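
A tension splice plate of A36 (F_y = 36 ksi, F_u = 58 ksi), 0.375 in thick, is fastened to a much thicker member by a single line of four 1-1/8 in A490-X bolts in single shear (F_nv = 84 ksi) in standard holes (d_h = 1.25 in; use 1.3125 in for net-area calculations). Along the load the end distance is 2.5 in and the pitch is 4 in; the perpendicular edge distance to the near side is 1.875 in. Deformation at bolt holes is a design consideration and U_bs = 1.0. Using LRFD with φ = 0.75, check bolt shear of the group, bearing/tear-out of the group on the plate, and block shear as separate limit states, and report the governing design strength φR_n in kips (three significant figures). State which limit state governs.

108 kips (block shear governs)

Bolt shear: A_b = π·1.125²/4 = 0.994 in²; R_n = 84 × 0.994 × 4 × 1 = 334 kips → 0.75 × 334 = 250 kips.
Bearing: edge l_c = 1.875, r_n = 48.94 kips; interior l_c = 2.75, r_n = 58.72 kips; R_n = 48.94 + 3·58.72 = 225.1 kips → 169 kips.
Block shear: A_gv = 5.438, A_nv = 3.715, A_nt = 0.457 in²; R_n = min(0.6F_uA_nv, 0.6F_yA_gv) + U_bs·F_u·A_nt = 144 kips → 108 kips.
Block shear governs: 108 kips.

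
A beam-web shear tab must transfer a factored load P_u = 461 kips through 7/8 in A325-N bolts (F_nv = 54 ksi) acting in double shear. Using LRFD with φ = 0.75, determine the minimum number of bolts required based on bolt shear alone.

10 bolts

A_b = π·0.875²/4 = 0.6013 in².
Per-bolt design strength φR_n = 0.75 × 54 × 0.6013 × 2 = 48.71 kips.
n ≥ 461 / 48.71 = 9.465 → use 10 bolts.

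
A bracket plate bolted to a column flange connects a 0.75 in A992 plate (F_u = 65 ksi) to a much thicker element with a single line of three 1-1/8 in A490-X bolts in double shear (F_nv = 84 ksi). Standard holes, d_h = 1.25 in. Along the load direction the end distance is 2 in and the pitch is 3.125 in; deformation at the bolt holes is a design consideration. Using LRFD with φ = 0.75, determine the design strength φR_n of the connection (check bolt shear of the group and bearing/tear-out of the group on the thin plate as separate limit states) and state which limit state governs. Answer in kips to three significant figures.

Bolt shear: A_b = π·1.125²/4 = 0.994 in²; R_n = 84 × 0.994 × 3 × 2 = 501 kips → 0.75 × 501 = 376 kips.
Bearing (1.2 l_c t F_u ≤ 2.4 d t F_u): upper limit = 2.4·1.125·0.75·65 = 131.6 kips.
  Edge l_c = 2 − 1.25/2 = 1.375 → r_n = 80.44 kips; interior l_c = 3.125 − 1.25 = 1.875 → r_n = 109.7 kips.
  R_n,bearing = 1·80.44 + 2·109.7 = 299.8 kips → 0.75 × 299.8 = 225 kips.
Bearing governs: 225 kips.

225 kips (bearing governs)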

• • • • • • •

## Directions for this task
Nothing should be omitted or altered. Retype the records exactly.

## Result of the exercise
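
A tension splice plate of A36 (F_y = 36 ksi, F_u = 58 ksi), 0.375 in thick, is fastened to a much thicker member by a single line of four 1-1/8 in A490-X bolts in single shear (F_nv = 84 ksi) in standard holes (d_h = 1.25 in; use 1.3125 in for net-area calculations). Along the load the end distance is 2.5 in and the pitch is 4 in; the perpendicular edge distance to the near side is 1.875 in. Deformation at bolt holes is a design consideration and U_bs = 1.0. Using LRFD with φ = 0.75, check bolt shear of the group, bearing/tear-out of the group on the plate, and block shear as separate limit states, and report the governing design strength φR_n in kips (three significant figures). State which limit state governs.

108 kips (block shear governs)

Bolt shear: A_b = π·1.125²/4 = 0.994 in²; R_n = 84 × 0.994 × 4 × 1 = 334 kips → 0.75 × 334 = 250 kips.
Bearing: edge l_c = 1.875, r_n = 48.94 kips; interior l_c = 2.75, r_n = 58.72 kips; R_n = 48.94 + 3·58.72 = 225.1 kips → 169 kips.
Block shear: A_gv = 5.438, A_nv = 3.715, A_nt = 0.457 in²; R_n = min(0.6F_uA_nv, 0.6F_yA_gv) + U_bs·F_u·A_nt = 144 kips → 108 kips.
Block shear governs: 108 kips.

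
A beam-web shear tab must transfer a factored load P_u = 461 kips through 7/8 in A325-N bolts (F_nv = 54 ksi) acting in double shear. Using LRFD with φ = 0.75, determine the minimum number of bolts required based on bolt shear alone.

10 bolts

A_b = π·0.875²/4 = 0.6013 in².
Per-bolt design strength φR_n = 0.75 × 54 × 0.6013 × 2 = 48.71 kips.
n ≥ 461 / 48.71 = 9.465 → use 10 bolts.

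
A bracket plate bolted to a column flange connects a 0.75 in A992 plate (F_u = 65 ksi) to a much thicker element with a single line of three 1-1/8 in A490-X bolts in double shear (F_nv = 84 ksi). Standard holes, d_h = 1.25 in. Along the load direction the end distance is 2 in and the pitch is 3.125 in; deformation at the bolt holes is a design consideration. Using LRFD with φ = 0.75, determine the design strength φR_n of the connection (check bolt shear of the group and bearing/tear-out of the group on the thin plate as separate limit states) and state which limit state governs. Answer in kips to three significant figures.

Bolt shear: A_b = π·1.125²/4 = 0.994 in²; R_n = 84 × 0.994 × 3 × 2 = 501 kips → 0.75 × 501 = 376 kips.
Bearing (1.2 l_c t F_u ≤ 2.4 d t F_u): upper limit = 2.4·1.125·0.75·65 = 131.6 kips.
  Edge l_c = 2 − 1.25/2 = 1.375 → r_n = 80.44 kips; interior l_c = 3.125 − 1.25 = 1.875 → r_n = 109.7 kips.
  R_n,bearing = 1·80.44 + 2·109.7 = 299.8 kips → 0.75 × 299.8 = 225 kips.
Bearing governs: 225 kips.

225 kips (bearing governs)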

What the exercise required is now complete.